[Saved data entries]
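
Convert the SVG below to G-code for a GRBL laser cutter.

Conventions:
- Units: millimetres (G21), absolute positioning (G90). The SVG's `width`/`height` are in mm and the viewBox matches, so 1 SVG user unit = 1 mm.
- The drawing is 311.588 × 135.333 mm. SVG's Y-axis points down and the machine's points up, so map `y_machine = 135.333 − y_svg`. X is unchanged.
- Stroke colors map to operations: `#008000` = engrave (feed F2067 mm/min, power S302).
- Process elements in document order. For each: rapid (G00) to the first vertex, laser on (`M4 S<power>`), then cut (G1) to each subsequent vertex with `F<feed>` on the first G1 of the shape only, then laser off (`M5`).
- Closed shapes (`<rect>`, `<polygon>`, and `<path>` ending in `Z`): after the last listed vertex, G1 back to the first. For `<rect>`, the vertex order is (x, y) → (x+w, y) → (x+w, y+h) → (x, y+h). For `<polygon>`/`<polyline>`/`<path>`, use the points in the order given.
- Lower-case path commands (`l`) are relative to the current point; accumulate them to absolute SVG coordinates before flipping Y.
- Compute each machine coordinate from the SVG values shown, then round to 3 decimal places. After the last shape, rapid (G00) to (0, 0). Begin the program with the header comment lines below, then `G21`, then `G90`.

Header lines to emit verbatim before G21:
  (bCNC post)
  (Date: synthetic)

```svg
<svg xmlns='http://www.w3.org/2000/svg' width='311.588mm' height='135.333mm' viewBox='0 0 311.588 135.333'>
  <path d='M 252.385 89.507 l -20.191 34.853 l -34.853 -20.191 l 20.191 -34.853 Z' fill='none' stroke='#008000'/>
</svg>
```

1 u = 1 mm; y_m = 135.333 − y.

[1] `<path>` regular polygon, #008000→engrave S302 F2067: (252.385,45.826) → (232.194,10.973) → (197.341,31.164) → (217.532,66.017) → (252.385,45.826) (closed)

(bCNC post)
(Date: synthetic)
G21
G90
G00 X252.385 Y45.826
M4 S302
G1 X232.194 Y10.973 F2067
G1 X197.341 Y31.164
G1 X217.532 Y66.017
G1 X252.385 Y45.826
M5
G00 X0.000 Y0.000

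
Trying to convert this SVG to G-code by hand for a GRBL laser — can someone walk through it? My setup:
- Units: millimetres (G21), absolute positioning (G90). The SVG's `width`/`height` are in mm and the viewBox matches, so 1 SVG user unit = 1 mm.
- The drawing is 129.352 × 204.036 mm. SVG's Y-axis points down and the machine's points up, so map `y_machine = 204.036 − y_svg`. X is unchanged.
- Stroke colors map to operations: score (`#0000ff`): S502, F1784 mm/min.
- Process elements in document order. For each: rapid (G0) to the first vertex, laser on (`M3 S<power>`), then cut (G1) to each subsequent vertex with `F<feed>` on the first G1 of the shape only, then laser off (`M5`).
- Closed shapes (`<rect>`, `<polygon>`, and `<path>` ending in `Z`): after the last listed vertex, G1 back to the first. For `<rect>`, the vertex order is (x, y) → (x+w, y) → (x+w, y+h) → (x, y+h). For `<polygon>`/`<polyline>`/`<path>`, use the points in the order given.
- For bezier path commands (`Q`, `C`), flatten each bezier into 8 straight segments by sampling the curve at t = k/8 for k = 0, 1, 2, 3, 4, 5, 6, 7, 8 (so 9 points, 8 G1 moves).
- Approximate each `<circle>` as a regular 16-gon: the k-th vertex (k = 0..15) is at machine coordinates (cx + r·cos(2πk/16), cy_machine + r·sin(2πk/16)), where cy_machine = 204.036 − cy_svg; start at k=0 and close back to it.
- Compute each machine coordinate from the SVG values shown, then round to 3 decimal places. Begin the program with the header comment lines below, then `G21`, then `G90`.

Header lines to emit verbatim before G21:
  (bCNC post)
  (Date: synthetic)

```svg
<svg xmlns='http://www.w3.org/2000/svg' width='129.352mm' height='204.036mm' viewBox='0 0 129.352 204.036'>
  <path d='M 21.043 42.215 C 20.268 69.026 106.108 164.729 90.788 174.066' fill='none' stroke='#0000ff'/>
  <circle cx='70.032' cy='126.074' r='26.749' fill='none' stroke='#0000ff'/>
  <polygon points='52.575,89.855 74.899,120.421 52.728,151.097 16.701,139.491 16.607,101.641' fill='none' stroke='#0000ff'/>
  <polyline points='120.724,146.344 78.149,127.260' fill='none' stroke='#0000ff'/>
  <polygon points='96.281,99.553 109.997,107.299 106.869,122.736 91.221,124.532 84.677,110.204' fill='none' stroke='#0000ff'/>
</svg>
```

1 u = 1 mm; y_m = 204.036 − y.

[1] `<path>` cubic bezier, #0000ff→score S502 F1784: (21.043,161.821) → (24.446,148.841) → (33.768,131.221) → (46.810,110.782) → (61.370,89.343) → (75.248,68.722) → (86.244,50.740) → (92.158,37.217) → (90.788,29.970)

[2] `<circle>` circle, #0000ff→score S502 F1784: (96.781,77.962) → (94.745,88.198) → (88.946,96.876) → (80.268,102.675) → (70.032,104.711) → (59.796,102.675) → (51.118,96.876) → (45.319,88.198) → (43.283,77.962) → (45.319,67.726) → (51.118,59.048) → (59.796,53.249) → (70.032,51.213) → (80.268,53.249) → (88.946,59.048) → (94.745,67.726) → (96.781,77.962) (closed)

[3] `<polygon>` regular polygon, #0000ff→score S502 F1784: (52.575,114.181) → (74.899,83.615) → (52.728,52.939) → (16.701,64.545) → (16.607,102.395) → (52.575,114.181) (closed)

[4] `<polyline>` line segment, #0000ff→score S502 F1784: (120.724,57.692) → (78.149,76.776)

[5] `<polygon>` regular polygon, #0000ff→score S502 F1784: (96.281,104.483) → (109.997,96.737) → (106.869,81.300) → (91.221,79.504) → (84.677,93.832) → (96.281,104.483) (closed)

(bCNC post)
(Date: synthetic)
G21
G90
G0 X21.043 Y161.821
M3 S502
G1 X24.446 Y148.841 F1784
G1 X33.768 Y131.221
G1 X46.810 Y110.782
G1 X61.370 Y89.343
G1 X75.248 Y68.722
G1 X86.244 Y50.740
G1 X92.158 Y37.217
G1 X90.788 Y29.970
M5
G0 X96.781 Y77.962
M3 S502
G1 X94.745 Y88.198 F1784
G1 X88.946 Y96.876
G1 X80.268 Y102.675
G1 X70.032 Y104.711
G1 X59.796 Y102.675
G1 X51.118 Y96.876
G1 X45.319 Y88.198
G1 X43.283 Y77.962
G1 X45.319 Y67.726
G1 X51.118 Y59.048
G1 X59.796 Y53.249
G1 X70.032 Y51.213
G1 X80.268 Y53.249
G1 X88.946 Y59.048
G1 X94.745 Y67.726
G1 X96.781 Y77.962
M5
G0 X52.575 Y114.181
M3 S502
G1 X74.899 Y83.615 F1784
G1 X52.728 Y52.939
G1 X16.701 Y64.545
G1 X16.607 Y102.395
G1 X52.575 Y114.181
M5
G0 X120.724 Y57.692
M3 S502
G1 X78.149 Y76.776 F1784
M5
G0 X96.281 Y104.483
M3 S502
G1 X109.997 Y96.737 F1784
G1 X106.869 Y81.300
G1 X91.221 Y79.504
G1 X84.677 Y93.832
G1 X96.281 Y104.483
M5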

Your goal: All of the entries above need to be retyped exactly.

The completed task:
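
Convert the SVG below to G-code for a GRBL laser cutter.

Conventions:
- Units: millimetres (G21), absolute positioning (G90). The SVG's `width`/`height` are in mm and the viewBox matches, so 1 SVG user unit = 1 mm.
- The drawing is 311.588 × 135.333 mm. SVG's Y-axis points down and the machine's points up, so map `y_machine = 135.333 − y_svg`. X is unchanged.
- Stroke colors map to operations: `#008000` = engrave (feed F2067 mm/min, power S302).
- Process elements in document order. For each: rapid (G00) to the first vertex, laser on (`M4 S<power>`), then cut (G1) to each subsequent vertex with `F<feed>` on the first G1 of the shape only, then laser off (`M5`).
- Closed shapes (`<rect>`, `<polygon>`, and `<path>` ending in `Z`): after the last listed vertex, G1 back to the first. For `<rect>`, the vertex order is (x, y) → (x+w, y) → (x+w, y+h) → (x, y+h). For `<polygon>`/`<polyline>`/`<path>`, use the points in the order given.
- Lower-case path commands (`l`) are relative to the current point; accumulate them to absolute SVG coordinates before flipping Y.
- Compute each machine coordinate from the SVG values shown, then round to 3 decimal places. After the last shape, rapid (G00) to (0, 0). Begin the program with the header comment lines below, then `G21`, then `G90`.

Header lines to emit verbatim before G21:
  (bCNC post)
  (Date: synthetic)

```svg
<svg xmlns='http://www.w3.org/2000/svg' width='311.588mm' height='135.333mm' viewBox='0 0 311.588 135.333'>
  <path d='M 252.385 89.507 l -20.191 34.853 l -34.853 -20.191 l 20.191 -34.853 Z' fill='none' stroke='#008000'/>
</svg>
```

1 u = 1 mm; y_m = 135.333 − y.

[1] `<path>` regular polygon, #008000→engrave S302 F2067: (252.385,45.826) → (232.194,10.973) → (197.341,31.164) → (217.532,66.017) → (252.385,45.826) (closed)

(bCNC post)
(Date: synthetic)
G21
G90
G00 X252.385 Y45.826
M4 S302
G1 X232.194 Y10.973 F2067
G1 X197.341 Y31.164
G1 X217.532 Y66.017
G1 X252.385 Y45.826
M5
G00 X0.000 Y0.000

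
Trying to convert this SVG to G-code by hand for a GRBL laser — can someone walk through it? My setup:
- Units: millimetres (G21), absolute positioning (G90). The SVG's `width`/`height` are in mm and the viewBox matches, so 1 SVG user unit = 1 mm.
- The drawing is 129.352 × 204.036 mm. SVG's Y-axis points down and the machine's points up, so map `y_machine = 204.036 − y_svg`. X is unchanged.
- Stroke colors map to operations: score (`#0000ff`): S502, F1784 mm/min.
- Process elements in document order. For each: rapid (G0) to the first vertex, laser on (`M3 S<power>`), then cut (G1) to each subsequent vertex with `F<feed>` on the first G1 of the shape only, then laser off (`M5`).
- Closed shapes (`<rect>`, `<polygon>`, and `<path>` ending in `Z`): after the last listed vertex, G1 back to the first. For `<rect>`, the vertex order is (x, y) → (x+w, y) → (x+w, y+h) → (x, y+h). For `<polygon>`/`<polyline>`/`<path>`, use the points in the order given.
- For bezier path commands (`Q`, `C`), flatten each bezier into 8 straight segments by sampling the curve at t = k/8 for k = 0, 1, 2, 3, 4, 5, 6, 7, 8 (so 9 points, 8 G1 moves).
- Approximate each `<circle>` as a regular 16-gon: the k-th vertex (k = 0..15) is at machine coordinates (cx + r·cos(2πk/16), cy_machine + r·sin(2πk/16)), where cy_machine = 204.036 − cy_svg; start at k=0 and close back to it.
- Compute each machine coordinate from the SVG values shown, then round to 3 decimal places. Begin the program with the header comment lines below, then `G21`, then `G90`.

Header lines to emit verbatim before G21:
  (bCNC post)
  (Date: synthetic)

```svg
<svg xmlns='http://www.w3.org/2000/svg' width='129.352mm' height='204.036mm' viewBox='0 0 129.352 204.036'>
  <path d='M 21.043 42.215 C 20.268 69.026 106.108 164.729 90.788 174.066' fill='none' stroke='#0000ff'/>
  <circle cx='70.032' cy='126.074' r='26.749' fill='none' stroke='#0000ff'/>
  <polygon points='52.575,89.855 74.899,120.421 52.728,151.097 16.701,139.491 16.607,101.641' fill='none' stroke='#0000ff'/>
  <polyline points='120.724,146.344 78.149,127.260' fill='none' stroke='#0000ff'/>
  <polygon points='96.281,99.553 109.997,107.299 106.869,122.736 91.221,124.532 84.677,110.204' fill='none' stroke='#0000ff'/>
</svg>
```

1 u = 1 mm; y_m = 204.036 − y.

[1] `<path>` cubic bezier, #0000ff→score S502 F1784: (21.043,161.821) → (24.446,148.841) → (33.768,131.221) → (46.810,110.782) → (61.370,89.343) → (75.248,68.722) → (86.244,50.740) → (92.158,37.217) → (90.788,29.970)

[2] `<circle>` circle, #0000ff→score S502 F1784: (96.781,77.962) → (94.745,88.198) → (88.946,96.876) → (80.268,102.675) → (70.032,104.711) → (59.796,102.675) → (51.118,96.876) → (45.319,88.198) → (43.283,77.962) → (45.319,67.726) → (51.118,59.048) → (59.796,53.249) → (70.032,51.213) → (80.268,53.249) → (88.946,59.048) → (94.745,67.726) → (96.781,77.962) (closed)

[3] `<polygon>` regular polygon, #0000ff→score S502 F1784: (52.575,114.181) → (74.899,83.615) → (52.728,52.939) → (16.701,64.545) → (16.607,102.395) → (52.575,114.181) (closed)

[4] `<polyline>` line segment, #0000ff→score S502 F1784: (120.724,57.692) → (78.149,76.776)

[5] `<polygon>` regular polygon, #0000ff→score S502 F1784: (96.281,104.483) → (109.997,96.737) → (106.869,81.300) → (91.221,79.504) → (84.677,93.832) → (96.281,104.483) (closed)

(bCNC post)
(Date: synthetic)
G21
G90
G0 X21.043 Y161.821
M3 S502
G1 X24.446 Y148.841 F1784
G1 X33.768 Y131.221
G1 X46.810 Y110.782
G1 X61.370 Y89.343
G1 X75.248 Y68.722
G1 X86.244 Y50.740
G1 X92.158 Y37.217
G1 X90.788 Y29.970
M5
G0 X96.781 Y77.962
M3 S502
G1 X94.745 Y88.198 F1784
G1 X88.946 Y96.876
G1 X80.268 Y102.675
G1 X70.032 Y104.711
G1 X59.796 Y102.675
G1 X51.118 Y96.876
G1 X45.319 Y88.198
G1 X43.283 Y77.962
G1 X45.319 Y67.726
G1 X51.118 Y59.048
G1 X59.796 Y53.249
G1 X70.032 Y51.213
G1 X80.268 Y53.249
G1 X88.946 Y59.048
G1 X94.745 Y67.726
G1 X96.781 Y77.962
M5
G0 X52.575 Y114.181
M3 S502
G1 X74.899 Y83.615 F1784
G1 X52.728 Y52.939
G1 X16.701 Y64.545
G1 X16.607 Y102.395
G1 X52.575 Y114.181
M5
G0 X120.724 Y57.692
M3 S502
G1 X78.149 Y76.776 F1784
M5
G0 X96.281 Y104.483
M3 S502
G1 X109.997 Y96.737 F1784
G1 X106.869 Y81.300
G1 X91.221 Y79.504
G1 X84.677 Y93.832
G1 X96.281 Y104.483
M5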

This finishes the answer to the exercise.